- **Working data**:
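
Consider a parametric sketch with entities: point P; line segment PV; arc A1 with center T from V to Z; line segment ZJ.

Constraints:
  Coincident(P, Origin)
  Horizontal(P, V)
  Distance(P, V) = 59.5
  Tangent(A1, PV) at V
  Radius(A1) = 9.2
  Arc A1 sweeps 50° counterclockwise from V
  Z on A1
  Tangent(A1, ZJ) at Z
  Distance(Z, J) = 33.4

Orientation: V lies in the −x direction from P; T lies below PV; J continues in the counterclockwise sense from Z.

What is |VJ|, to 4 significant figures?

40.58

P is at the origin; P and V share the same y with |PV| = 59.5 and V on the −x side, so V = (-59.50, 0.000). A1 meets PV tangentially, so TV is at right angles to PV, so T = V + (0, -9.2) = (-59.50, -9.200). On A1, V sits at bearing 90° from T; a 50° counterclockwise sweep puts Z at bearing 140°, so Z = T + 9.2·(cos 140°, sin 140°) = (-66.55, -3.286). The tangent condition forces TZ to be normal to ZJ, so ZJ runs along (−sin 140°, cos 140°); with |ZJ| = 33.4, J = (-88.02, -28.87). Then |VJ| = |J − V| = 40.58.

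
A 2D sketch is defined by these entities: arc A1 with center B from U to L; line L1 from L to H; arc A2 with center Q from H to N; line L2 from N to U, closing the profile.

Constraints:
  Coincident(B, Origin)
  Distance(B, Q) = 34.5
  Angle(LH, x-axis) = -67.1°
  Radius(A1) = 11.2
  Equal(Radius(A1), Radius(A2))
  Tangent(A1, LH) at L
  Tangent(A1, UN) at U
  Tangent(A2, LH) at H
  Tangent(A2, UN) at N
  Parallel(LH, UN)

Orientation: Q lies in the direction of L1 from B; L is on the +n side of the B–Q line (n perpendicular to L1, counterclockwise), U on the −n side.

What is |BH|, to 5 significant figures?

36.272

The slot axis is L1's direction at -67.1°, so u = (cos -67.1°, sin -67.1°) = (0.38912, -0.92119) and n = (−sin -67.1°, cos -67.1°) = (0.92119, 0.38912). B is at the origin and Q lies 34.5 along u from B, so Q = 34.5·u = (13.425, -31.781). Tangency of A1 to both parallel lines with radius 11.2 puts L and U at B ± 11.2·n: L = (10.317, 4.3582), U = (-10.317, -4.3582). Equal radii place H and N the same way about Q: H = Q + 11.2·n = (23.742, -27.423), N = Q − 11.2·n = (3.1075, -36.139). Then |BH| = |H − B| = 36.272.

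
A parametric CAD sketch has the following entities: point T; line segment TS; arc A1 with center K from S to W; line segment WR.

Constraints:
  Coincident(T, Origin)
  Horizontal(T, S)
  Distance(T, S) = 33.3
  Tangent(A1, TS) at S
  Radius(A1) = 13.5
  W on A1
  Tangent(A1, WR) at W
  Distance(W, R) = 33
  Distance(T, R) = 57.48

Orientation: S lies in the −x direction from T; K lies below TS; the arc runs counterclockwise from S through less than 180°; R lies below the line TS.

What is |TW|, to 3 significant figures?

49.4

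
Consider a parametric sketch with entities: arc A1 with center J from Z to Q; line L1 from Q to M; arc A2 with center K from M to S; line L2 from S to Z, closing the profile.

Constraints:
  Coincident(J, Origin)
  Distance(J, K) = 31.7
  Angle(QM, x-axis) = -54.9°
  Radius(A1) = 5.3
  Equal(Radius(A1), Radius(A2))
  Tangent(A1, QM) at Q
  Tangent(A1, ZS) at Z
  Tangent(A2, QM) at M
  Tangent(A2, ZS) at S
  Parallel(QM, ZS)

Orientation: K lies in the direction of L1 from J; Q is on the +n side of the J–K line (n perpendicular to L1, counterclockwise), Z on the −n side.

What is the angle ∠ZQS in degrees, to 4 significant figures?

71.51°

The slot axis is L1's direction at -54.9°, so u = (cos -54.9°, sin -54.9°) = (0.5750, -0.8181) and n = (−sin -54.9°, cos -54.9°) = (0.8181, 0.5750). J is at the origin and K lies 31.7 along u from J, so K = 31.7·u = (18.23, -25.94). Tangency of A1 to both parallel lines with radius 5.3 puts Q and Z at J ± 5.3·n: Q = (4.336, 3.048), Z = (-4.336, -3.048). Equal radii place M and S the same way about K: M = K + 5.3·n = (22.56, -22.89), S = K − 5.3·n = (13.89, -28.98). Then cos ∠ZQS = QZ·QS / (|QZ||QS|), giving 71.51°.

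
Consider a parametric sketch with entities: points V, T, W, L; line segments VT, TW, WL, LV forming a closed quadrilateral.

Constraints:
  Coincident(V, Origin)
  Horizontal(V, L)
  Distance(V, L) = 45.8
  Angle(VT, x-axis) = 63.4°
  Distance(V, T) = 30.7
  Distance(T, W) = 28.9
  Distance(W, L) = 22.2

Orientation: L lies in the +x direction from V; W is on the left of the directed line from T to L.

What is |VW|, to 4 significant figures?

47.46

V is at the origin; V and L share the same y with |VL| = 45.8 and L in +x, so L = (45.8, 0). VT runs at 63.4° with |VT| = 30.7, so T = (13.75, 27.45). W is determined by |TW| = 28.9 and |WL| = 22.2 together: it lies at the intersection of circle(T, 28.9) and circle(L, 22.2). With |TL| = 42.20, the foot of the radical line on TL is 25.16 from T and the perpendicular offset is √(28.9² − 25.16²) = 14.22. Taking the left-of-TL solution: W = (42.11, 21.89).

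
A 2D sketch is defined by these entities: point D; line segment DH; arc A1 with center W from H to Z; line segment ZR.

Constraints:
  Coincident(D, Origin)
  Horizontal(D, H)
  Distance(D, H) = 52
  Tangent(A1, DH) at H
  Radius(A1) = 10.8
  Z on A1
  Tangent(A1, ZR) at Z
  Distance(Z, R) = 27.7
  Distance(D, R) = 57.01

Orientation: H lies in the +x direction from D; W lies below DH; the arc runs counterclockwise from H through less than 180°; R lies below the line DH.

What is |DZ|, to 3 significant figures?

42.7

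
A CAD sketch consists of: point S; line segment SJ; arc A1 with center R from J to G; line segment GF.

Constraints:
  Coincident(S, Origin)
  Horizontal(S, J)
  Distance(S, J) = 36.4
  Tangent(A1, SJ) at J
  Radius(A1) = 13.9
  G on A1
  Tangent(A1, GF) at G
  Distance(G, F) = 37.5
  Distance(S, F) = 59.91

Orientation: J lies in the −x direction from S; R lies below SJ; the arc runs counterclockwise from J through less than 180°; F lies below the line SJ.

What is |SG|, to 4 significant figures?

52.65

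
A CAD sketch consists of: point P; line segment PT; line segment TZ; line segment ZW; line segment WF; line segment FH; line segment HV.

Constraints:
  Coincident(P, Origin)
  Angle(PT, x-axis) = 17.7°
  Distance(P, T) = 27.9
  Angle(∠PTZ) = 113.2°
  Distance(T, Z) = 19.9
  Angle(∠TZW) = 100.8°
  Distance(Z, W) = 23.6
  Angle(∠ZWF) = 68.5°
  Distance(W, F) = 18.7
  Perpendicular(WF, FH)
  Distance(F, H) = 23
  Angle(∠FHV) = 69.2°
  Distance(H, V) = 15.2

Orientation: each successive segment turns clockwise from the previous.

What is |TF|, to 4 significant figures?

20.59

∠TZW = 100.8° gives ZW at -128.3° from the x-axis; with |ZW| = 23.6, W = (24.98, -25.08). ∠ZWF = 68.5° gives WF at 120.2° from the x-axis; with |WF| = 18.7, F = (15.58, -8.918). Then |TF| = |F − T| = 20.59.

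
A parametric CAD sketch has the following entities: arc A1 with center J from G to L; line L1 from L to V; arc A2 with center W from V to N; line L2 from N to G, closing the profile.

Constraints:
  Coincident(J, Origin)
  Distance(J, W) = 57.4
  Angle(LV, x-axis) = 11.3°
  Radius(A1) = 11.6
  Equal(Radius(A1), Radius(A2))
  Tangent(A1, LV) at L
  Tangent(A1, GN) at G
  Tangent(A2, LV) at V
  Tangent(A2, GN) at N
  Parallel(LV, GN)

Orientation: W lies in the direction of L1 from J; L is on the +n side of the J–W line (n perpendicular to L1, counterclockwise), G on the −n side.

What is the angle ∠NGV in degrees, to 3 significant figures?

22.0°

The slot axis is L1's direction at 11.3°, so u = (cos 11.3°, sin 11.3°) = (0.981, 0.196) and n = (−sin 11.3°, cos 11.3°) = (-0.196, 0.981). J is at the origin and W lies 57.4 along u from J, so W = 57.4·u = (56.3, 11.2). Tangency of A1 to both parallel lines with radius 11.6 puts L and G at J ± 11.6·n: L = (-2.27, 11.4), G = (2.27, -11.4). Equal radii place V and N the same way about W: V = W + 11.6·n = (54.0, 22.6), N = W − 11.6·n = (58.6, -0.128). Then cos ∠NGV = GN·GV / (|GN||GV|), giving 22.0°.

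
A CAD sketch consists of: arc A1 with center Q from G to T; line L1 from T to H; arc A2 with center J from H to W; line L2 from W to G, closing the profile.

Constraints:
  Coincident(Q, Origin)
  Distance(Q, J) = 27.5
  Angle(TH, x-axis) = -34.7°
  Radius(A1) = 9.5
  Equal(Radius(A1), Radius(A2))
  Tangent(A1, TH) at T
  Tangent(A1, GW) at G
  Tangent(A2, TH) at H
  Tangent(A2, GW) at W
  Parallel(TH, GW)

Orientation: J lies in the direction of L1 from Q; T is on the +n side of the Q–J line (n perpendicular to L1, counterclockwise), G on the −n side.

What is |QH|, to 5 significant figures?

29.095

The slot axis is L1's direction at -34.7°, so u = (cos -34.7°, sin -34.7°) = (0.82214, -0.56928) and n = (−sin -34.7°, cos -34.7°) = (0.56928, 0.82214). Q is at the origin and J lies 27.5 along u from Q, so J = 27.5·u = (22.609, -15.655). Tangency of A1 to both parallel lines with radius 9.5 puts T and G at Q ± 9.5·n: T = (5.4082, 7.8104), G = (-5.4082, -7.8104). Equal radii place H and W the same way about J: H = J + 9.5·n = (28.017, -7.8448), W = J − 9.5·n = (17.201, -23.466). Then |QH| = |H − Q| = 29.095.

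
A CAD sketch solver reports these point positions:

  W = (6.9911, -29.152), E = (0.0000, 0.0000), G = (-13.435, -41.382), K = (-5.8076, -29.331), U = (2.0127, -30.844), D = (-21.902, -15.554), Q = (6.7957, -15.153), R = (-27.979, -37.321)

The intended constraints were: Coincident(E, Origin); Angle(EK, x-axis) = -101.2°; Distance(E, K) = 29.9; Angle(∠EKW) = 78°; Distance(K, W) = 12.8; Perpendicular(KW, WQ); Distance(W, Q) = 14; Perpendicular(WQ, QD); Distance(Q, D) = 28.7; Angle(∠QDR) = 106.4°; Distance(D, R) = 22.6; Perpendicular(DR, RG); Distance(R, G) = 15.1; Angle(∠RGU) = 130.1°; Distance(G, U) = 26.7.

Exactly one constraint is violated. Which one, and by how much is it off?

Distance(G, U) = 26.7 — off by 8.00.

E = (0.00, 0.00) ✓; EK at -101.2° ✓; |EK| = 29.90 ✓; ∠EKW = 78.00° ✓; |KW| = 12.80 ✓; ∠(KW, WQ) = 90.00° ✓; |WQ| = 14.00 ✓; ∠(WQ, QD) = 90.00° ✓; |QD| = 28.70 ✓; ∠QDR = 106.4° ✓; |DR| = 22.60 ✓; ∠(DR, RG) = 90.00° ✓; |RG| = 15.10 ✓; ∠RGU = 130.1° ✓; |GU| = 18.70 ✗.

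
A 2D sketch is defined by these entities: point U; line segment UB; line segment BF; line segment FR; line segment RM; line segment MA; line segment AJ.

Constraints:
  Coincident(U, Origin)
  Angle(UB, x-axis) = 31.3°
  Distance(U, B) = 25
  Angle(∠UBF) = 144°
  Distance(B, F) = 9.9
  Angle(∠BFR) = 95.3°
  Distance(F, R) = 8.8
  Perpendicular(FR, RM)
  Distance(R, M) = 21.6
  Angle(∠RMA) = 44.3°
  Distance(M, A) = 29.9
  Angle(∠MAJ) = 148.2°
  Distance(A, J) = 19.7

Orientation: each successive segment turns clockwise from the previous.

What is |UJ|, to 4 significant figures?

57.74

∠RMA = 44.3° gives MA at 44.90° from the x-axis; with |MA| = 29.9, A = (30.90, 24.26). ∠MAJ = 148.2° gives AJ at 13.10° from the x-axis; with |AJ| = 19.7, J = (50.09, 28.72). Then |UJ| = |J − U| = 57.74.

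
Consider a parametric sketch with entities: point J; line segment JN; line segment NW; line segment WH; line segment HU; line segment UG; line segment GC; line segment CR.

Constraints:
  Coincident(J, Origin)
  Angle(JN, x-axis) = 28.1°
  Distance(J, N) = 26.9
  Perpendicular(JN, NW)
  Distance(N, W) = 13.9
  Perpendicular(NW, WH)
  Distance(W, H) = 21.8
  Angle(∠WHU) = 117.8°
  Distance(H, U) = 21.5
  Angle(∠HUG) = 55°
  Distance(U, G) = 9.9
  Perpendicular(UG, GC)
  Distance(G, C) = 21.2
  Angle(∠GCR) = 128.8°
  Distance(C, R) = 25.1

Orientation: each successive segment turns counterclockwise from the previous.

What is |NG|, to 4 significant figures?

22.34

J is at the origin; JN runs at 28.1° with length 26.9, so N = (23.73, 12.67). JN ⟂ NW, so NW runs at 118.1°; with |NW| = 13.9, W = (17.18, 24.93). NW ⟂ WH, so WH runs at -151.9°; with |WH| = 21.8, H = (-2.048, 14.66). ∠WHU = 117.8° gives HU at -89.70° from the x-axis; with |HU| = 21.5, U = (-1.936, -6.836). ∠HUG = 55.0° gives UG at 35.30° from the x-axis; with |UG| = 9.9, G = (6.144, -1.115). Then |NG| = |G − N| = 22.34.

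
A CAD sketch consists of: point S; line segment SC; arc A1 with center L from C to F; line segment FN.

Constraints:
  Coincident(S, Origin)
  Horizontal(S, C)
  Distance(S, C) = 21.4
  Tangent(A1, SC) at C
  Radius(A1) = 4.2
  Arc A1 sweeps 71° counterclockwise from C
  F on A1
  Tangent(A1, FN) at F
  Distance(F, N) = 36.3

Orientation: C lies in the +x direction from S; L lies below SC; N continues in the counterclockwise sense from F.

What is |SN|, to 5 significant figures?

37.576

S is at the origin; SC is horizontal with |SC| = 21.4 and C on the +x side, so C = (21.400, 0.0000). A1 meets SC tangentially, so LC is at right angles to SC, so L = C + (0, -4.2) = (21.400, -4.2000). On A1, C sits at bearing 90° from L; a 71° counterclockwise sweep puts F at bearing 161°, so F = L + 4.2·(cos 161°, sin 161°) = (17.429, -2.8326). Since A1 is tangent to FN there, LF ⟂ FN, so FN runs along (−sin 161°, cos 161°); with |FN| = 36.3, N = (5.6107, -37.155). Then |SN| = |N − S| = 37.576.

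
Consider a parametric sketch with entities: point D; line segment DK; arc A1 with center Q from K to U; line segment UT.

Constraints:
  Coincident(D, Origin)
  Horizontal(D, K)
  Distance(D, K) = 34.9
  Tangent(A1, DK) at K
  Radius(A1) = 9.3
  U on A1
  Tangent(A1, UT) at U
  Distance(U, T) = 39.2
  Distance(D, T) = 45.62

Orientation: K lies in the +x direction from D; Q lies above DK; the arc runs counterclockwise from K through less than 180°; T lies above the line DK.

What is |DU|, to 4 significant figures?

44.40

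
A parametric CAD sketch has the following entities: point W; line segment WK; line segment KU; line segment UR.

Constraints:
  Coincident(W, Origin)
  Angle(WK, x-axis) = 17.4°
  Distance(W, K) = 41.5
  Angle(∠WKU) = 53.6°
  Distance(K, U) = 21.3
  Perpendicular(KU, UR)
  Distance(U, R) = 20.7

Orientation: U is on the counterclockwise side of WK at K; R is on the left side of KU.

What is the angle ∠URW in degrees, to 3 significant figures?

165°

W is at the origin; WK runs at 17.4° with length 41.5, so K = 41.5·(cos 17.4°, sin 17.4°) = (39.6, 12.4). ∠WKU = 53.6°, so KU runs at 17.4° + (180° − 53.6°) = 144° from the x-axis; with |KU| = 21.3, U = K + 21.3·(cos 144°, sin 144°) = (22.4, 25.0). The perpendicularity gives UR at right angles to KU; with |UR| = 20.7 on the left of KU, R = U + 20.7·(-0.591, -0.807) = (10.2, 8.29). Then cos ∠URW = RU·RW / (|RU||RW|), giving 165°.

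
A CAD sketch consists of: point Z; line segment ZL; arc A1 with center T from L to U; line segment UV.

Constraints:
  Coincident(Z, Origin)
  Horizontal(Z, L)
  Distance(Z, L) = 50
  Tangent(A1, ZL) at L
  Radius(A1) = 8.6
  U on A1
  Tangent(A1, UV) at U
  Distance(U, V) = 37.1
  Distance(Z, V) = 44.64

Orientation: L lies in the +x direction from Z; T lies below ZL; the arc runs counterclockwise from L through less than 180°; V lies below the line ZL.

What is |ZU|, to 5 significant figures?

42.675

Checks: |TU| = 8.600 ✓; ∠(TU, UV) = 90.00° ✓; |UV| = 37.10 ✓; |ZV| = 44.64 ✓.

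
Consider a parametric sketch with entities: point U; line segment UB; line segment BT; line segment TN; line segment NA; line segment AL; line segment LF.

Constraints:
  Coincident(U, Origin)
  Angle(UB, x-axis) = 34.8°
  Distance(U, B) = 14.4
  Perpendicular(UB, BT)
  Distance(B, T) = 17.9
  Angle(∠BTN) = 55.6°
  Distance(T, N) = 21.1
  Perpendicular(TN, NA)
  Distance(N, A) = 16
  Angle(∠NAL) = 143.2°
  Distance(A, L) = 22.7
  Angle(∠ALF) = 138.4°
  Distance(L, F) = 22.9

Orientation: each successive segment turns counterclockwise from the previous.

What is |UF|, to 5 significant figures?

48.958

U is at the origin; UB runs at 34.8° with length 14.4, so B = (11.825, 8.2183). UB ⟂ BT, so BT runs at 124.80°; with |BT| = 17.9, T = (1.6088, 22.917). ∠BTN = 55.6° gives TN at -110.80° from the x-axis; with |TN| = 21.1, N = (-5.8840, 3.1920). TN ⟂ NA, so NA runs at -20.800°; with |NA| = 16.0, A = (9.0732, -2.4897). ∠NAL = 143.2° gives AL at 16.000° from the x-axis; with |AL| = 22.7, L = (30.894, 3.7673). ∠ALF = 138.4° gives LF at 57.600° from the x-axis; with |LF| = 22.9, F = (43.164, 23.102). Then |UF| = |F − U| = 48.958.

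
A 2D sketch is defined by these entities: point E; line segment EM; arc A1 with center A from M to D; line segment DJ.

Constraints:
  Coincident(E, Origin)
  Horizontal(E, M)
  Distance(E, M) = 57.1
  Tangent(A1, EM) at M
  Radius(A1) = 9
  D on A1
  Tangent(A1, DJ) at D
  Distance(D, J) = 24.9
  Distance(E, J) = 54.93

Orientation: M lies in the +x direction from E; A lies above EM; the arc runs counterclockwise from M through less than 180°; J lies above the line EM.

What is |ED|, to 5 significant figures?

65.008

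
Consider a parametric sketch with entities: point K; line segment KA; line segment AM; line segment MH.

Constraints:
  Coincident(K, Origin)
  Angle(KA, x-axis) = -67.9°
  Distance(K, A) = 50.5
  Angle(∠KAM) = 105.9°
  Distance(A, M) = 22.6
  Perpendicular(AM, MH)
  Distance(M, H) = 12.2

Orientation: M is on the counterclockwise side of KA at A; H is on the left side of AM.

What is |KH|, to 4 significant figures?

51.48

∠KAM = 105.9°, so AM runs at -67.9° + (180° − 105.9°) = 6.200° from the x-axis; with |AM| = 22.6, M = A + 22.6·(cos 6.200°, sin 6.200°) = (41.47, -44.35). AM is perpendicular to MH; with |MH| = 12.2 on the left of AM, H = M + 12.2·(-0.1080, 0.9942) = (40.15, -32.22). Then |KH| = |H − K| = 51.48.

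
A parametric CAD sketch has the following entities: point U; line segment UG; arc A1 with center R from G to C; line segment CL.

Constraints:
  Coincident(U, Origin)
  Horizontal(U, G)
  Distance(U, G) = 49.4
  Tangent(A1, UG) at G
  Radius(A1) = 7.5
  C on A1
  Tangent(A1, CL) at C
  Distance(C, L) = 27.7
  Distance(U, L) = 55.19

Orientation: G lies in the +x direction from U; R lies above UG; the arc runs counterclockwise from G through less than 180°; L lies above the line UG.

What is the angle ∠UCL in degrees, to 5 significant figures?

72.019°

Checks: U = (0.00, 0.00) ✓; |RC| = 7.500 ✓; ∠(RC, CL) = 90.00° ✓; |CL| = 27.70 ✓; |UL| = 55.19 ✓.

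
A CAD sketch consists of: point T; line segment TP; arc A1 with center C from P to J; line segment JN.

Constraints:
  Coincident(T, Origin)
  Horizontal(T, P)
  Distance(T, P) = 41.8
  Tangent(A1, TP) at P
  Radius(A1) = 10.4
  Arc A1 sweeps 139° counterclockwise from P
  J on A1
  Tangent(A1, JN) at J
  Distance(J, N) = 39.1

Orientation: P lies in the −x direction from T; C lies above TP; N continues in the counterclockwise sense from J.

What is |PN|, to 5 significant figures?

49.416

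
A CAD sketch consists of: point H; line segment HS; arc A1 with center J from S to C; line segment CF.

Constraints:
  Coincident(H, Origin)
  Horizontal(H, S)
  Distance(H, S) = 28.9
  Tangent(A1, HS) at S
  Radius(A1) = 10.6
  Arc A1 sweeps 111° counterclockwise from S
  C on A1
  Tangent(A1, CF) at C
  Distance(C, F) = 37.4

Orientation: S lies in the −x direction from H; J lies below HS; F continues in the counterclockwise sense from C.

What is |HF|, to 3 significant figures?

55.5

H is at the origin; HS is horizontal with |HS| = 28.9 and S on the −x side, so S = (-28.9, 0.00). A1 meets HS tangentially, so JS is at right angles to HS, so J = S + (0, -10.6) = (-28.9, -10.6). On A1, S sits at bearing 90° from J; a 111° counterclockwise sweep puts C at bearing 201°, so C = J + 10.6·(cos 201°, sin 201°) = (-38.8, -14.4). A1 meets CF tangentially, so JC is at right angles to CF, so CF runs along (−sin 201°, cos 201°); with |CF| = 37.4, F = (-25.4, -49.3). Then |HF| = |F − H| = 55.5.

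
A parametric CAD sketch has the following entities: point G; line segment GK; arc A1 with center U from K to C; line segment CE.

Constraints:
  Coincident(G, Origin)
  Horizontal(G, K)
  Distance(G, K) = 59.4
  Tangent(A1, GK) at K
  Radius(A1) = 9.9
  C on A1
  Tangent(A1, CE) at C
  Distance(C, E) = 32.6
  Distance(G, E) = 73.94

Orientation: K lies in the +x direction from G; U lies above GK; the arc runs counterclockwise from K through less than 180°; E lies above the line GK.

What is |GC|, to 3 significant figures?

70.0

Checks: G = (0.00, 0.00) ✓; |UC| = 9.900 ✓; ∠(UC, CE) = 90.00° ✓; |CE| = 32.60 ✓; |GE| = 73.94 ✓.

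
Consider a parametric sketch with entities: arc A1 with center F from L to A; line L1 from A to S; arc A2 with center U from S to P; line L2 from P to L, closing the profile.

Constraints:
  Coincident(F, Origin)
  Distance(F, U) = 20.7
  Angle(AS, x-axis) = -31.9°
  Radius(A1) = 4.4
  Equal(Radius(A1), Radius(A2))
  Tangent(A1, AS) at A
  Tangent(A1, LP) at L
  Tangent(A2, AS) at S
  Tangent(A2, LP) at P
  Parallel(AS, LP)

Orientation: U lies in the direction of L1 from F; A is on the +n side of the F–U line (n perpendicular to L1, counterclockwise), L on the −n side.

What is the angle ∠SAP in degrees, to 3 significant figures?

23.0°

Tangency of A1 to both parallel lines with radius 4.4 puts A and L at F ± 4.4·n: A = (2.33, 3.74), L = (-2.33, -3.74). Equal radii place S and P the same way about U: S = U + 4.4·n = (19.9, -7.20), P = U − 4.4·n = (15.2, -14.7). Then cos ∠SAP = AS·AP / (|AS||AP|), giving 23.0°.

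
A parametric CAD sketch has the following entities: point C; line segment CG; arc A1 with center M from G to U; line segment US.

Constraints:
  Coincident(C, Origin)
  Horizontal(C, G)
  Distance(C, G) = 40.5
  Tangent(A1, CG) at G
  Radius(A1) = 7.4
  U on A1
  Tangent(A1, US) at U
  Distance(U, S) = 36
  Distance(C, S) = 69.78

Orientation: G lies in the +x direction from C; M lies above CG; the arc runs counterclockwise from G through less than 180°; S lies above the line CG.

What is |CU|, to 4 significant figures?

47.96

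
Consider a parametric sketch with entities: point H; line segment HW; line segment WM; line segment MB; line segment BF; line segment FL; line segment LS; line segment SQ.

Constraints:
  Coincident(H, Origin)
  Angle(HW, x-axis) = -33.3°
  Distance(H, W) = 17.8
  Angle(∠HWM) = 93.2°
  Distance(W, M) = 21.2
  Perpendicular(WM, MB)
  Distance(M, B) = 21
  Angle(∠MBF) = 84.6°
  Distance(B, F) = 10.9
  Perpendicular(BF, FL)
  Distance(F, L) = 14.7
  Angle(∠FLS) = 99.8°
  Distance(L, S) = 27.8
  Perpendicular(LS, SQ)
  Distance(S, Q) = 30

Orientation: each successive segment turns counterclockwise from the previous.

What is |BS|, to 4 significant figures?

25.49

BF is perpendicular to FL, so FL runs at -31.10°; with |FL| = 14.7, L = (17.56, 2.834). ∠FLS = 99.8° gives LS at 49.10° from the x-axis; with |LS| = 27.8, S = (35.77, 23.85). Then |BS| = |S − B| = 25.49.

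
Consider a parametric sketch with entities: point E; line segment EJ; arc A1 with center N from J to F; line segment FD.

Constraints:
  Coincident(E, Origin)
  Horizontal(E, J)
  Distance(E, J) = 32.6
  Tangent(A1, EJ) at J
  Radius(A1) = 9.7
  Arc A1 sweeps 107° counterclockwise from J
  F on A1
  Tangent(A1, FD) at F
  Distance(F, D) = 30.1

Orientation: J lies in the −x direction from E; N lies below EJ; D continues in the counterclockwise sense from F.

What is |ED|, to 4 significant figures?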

- **Description of the task**: Lines before the one containing "Horizontal(E, J)" are left out. Repeat that line and all lines after it in the records above exactly.

- **Exercise response**:
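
  Horizontal(E, J)
  Distance(E, J) = 32.6
  Tangent(A1, EJ) at J
  Radius(A1) = 9.7
  Arc A1 sweeps 107° counterclockwise from J
  F on A1
  Tangent(A1, FD) at F
  Distance(F, D) = 30.1

Orientation: J lies in the −x direction from E; N lies below EJ; D continues in the counterclockwise sense from F.

What is |ED|, to 4 significant figures?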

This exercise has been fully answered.